Collected data:
..............................

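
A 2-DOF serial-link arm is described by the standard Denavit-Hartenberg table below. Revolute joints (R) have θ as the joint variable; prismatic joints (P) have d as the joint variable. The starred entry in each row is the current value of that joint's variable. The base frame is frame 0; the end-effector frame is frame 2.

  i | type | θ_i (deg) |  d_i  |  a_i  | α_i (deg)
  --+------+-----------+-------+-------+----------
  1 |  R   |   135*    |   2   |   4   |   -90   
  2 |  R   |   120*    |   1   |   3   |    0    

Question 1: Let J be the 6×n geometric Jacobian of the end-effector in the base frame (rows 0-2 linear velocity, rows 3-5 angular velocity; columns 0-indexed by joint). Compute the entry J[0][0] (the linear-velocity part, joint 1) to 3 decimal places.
axis z_0 = ẑ; lever o_n−o_0 = (-2.4749,1.0607,-0.5981)
cross product → J_v[:, 0] = (-1.0607,-2.4749,0.0000)
J_ω[:, 0] = z_0
entry J[0][0] = -1.0607

-1.061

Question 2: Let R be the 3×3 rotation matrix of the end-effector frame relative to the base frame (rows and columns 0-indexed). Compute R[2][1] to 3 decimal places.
End-effector y-axis (col 1 of R) = (0.6124,-0.6124,0.5000)
R[2][1] = 0.5000

0.500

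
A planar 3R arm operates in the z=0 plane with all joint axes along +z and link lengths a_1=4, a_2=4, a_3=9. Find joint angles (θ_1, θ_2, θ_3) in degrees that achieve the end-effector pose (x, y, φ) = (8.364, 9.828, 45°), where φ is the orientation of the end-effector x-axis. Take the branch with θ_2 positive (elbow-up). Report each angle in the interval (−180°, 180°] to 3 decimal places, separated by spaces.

-0.001 120.001 -74.999

wrist centre = target − a_3·(cos φ, sin φ) = (2.0000, 3.4640)
cos θ_2 = (15.9997−4²−4²)/(2·4·4) = -0.5000; θ_2 = 120.0006° (elbow-up)
β = atan2(3.4640,2.0000) = 59.9991°; ψ = atan2(3.4641,2.0000) = 60.0003°
θ_1 = β − ψ = -0.0012°
θ_3 = φ − θ_1 − θ_2 = -74.9994° (wrapped to (-180°,180°])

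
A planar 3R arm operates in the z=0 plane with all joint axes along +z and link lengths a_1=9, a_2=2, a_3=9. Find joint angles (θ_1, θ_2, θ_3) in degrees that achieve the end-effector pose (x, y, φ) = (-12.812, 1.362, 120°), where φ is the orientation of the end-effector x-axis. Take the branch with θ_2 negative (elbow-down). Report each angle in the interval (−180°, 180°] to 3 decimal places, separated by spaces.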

..............................

TASK DIRECTIONS: Return exactly the lines from the one containing "a_1=4, a_2=4, a_3=9." to the last line of the data, and nothing more.

TASK ANSWER:
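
A planar 3R arm operates in the z=0 plane with all joint axes along +z and link lengths a_1=4, a_2=4, a_3=9. Find joint angles (θ_1, θ_2, θ_3) in degrees that achieve the end-effector pose (x, y, φ) = (8.364, 9.828, 45°), where φ is the orientation of the end-effector x-axis. Take the branch with θ_2 positive (elbow-up). Report each angle in the interval (−180°, 180°] to 3 decimal places, separated by spaces.

-0.001 120.001 -74.999

wrist centre = target − a_3·(cos φ, sin φ) = (2.0000, 3.4640)
cos θ_2 = (15.9997−4²−4²)/(2·4·4) = -0.5000; θ_2 = 120.0006° (elbow-up)
β = atan2(3.4640,2.0000) = 59.9991°; ψ = atan2(3.4641,2.0000) = 60.0003°
θ_1 = β − ψ = -0.0012°
θ_3 = φ − θ_1 − θ_2 = -74.9994° (wrapped to (-180°,180°])

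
A planar 3R arm operates in the z=0 plane with all joint axes along +z and link lengths a_1=9, a_2=2, a_3=9. Find joint angles (θ_1, θ_2, θ_3) in degrees that achieve the end-effector pose (x, y, φ) = (-12.812, 1.362, 120°), where φ is the orientation of the end-effector x-axis. Take the branch with θ_2 negative (elbow-down). Report each angle in the interval (−180°, 180°] to 3 decimal places, separated by spaces.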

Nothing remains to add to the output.